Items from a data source
══════

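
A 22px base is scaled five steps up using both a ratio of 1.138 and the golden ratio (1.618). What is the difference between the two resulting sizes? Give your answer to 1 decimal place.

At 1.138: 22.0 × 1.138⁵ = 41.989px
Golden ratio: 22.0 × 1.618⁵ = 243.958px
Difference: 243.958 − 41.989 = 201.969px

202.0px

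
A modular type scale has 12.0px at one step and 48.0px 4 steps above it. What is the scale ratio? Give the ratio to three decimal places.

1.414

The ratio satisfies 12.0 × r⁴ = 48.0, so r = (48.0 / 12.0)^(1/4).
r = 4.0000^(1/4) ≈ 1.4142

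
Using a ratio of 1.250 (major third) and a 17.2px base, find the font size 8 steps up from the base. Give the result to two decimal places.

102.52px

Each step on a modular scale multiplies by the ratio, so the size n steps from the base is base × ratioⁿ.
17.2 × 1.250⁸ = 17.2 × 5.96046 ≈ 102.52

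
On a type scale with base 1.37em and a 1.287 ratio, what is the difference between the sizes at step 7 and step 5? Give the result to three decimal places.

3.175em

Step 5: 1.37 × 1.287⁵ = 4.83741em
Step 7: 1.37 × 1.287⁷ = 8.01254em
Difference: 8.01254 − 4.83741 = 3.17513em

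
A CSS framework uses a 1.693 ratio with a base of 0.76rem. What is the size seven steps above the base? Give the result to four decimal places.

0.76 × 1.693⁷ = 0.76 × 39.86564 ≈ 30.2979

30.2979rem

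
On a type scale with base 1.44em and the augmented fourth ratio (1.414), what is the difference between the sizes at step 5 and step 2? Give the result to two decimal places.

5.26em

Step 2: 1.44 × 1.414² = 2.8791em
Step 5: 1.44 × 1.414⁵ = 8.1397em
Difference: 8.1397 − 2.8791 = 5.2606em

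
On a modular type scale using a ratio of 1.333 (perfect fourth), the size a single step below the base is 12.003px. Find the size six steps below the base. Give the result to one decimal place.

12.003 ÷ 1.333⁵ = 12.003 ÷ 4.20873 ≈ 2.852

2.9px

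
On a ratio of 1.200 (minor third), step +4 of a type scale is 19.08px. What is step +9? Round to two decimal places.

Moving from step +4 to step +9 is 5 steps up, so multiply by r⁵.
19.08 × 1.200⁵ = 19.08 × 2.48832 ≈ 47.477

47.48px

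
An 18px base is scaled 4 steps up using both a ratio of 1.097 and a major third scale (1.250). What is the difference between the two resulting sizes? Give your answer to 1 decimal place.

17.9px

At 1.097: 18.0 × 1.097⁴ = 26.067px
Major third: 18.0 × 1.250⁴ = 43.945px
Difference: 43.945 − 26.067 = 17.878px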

══════

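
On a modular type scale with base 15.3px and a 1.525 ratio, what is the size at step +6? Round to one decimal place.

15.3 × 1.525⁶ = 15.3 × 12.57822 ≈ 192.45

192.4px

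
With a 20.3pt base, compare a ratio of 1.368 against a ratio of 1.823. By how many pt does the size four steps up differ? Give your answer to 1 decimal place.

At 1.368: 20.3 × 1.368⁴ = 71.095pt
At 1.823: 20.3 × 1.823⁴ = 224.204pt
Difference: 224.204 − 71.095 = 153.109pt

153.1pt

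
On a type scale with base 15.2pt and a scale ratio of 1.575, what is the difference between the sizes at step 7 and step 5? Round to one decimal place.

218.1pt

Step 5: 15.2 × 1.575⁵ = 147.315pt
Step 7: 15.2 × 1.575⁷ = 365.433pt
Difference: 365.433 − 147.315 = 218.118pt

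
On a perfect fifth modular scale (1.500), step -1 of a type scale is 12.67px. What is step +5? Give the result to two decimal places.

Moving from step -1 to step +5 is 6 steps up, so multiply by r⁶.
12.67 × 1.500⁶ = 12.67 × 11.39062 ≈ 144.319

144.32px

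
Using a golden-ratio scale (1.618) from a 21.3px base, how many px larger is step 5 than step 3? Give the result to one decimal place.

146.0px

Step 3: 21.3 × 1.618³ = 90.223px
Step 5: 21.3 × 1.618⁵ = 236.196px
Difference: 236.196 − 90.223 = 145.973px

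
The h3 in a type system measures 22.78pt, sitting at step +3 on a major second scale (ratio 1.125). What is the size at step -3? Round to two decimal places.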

══════

**EXERCISE:**
Please make an exact copy of the lines above from the line with "On a modular type scale with" through the line with "The h3 in a", both ends included.

**EXERCISE SOLUTION:**
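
On a modular type scale with base 15.3px and a 1.525 ratio, what is the size at step +6? Round to one decimal place.

15.3 × 1.525⁶ = 15.3 × 12.57822 ≈ 192.45

192.4px

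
With a 20.3pt base, compare a ratio of 1.368 against a ratio of 1.823. By how many pt does the size four steps up differ? Give your answer to 1 decimal place.

At 1.368: 20.3 × 1.368⁴ = 71.095pt
At 1.823: 20.3 × 1.823⁴ = 224.204pt
Difference: 224.204 − 71.095 = 153.109pt

153.1pt

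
On a type scale with base 15.2pt and a scale ratio of 1.575, what is the difference between the sizes at step 7 and step 5? Round to one decimal place.

218.1pt

Step 5: 15.2 × 1.575⁵ = 147.315pt
Step 7: 15.2 × 1.575⁷ = 365.433pt
Difference: 365.433 − 147.315 = 218.118pt

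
On a perfect fifth modular scale (1.500), step -1 of a type scale is 12.67px. What is step +5? Give the result to two decimal places.

Moving from step -1 to step +5 is 6 steps up, so multiply by r⁶.
12.67 × 1.500⁶ = 12.67 × 11.39062 ≈ 144.319

144.32px

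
Using a golden-ratio scale (1.618) from a 21.3px base, how many px larger is step 5 than step 3? Give the result to one decimal place.

146.0px

Step 3: 21.3 × 1.618³ = 90.223px
Step 5: 21.3 × 1.618⁵ = 236.196px
Difference: 236.196 − 90.223 = 145.973px

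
The h3 in a type system measures 22.78pt, sitting at step +3 on a major second scale (ratio 1.125). What is the size at step -3? Round to two decimal places.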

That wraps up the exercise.